◆ WORK REQUEST:
Determine how many lines in the entries contain the word "recover", and give that number with no other text.

BEGIN SUPPLIED INFORMATION

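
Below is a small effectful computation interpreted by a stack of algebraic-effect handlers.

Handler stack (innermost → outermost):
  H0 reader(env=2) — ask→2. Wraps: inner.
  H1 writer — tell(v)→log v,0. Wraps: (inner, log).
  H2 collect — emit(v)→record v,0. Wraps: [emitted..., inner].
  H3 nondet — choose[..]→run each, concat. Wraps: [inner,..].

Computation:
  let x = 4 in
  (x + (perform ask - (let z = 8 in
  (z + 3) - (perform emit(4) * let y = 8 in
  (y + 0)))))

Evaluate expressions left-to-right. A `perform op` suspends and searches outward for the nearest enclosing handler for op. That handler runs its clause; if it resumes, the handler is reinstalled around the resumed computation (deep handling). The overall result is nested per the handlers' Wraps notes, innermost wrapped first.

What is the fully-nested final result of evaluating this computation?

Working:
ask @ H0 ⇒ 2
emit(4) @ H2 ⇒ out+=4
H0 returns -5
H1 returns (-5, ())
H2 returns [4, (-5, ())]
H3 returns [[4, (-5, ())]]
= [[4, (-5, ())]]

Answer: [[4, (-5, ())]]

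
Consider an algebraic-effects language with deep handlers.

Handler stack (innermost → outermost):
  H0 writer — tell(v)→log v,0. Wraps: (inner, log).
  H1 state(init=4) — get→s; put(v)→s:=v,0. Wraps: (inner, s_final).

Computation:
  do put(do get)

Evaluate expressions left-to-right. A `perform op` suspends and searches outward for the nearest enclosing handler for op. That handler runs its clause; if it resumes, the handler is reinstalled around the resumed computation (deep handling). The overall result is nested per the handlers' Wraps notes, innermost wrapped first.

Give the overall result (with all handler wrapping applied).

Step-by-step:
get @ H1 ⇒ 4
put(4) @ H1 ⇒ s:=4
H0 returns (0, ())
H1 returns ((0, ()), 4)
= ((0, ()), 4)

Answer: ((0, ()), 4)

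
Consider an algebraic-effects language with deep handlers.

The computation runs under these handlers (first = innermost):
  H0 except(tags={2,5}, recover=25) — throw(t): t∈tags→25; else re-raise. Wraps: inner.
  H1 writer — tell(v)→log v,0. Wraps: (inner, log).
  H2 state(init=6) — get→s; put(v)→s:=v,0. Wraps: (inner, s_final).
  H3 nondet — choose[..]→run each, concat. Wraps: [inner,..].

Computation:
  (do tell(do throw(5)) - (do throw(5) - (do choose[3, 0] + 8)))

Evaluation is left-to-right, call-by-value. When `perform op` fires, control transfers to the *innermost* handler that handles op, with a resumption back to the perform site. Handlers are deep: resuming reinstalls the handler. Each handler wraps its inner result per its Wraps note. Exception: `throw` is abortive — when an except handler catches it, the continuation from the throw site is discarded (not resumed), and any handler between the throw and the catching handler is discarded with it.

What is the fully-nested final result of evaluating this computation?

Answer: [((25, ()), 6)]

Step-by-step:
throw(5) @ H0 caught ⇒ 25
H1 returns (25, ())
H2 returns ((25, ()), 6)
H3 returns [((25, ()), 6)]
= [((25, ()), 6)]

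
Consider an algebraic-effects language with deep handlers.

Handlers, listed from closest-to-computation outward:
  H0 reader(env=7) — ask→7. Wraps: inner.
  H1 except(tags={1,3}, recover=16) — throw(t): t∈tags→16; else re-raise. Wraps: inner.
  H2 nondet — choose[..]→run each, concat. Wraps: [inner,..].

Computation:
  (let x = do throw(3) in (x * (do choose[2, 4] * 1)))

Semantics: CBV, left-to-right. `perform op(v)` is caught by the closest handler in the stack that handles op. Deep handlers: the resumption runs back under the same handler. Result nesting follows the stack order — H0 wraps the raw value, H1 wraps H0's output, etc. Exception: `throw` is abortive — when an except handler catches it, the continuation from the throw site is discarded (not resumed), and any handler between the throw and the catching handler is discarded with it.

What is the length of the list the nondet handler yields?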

END SUPPLIED INFORMATION

◆ ANSWER SECTION:
2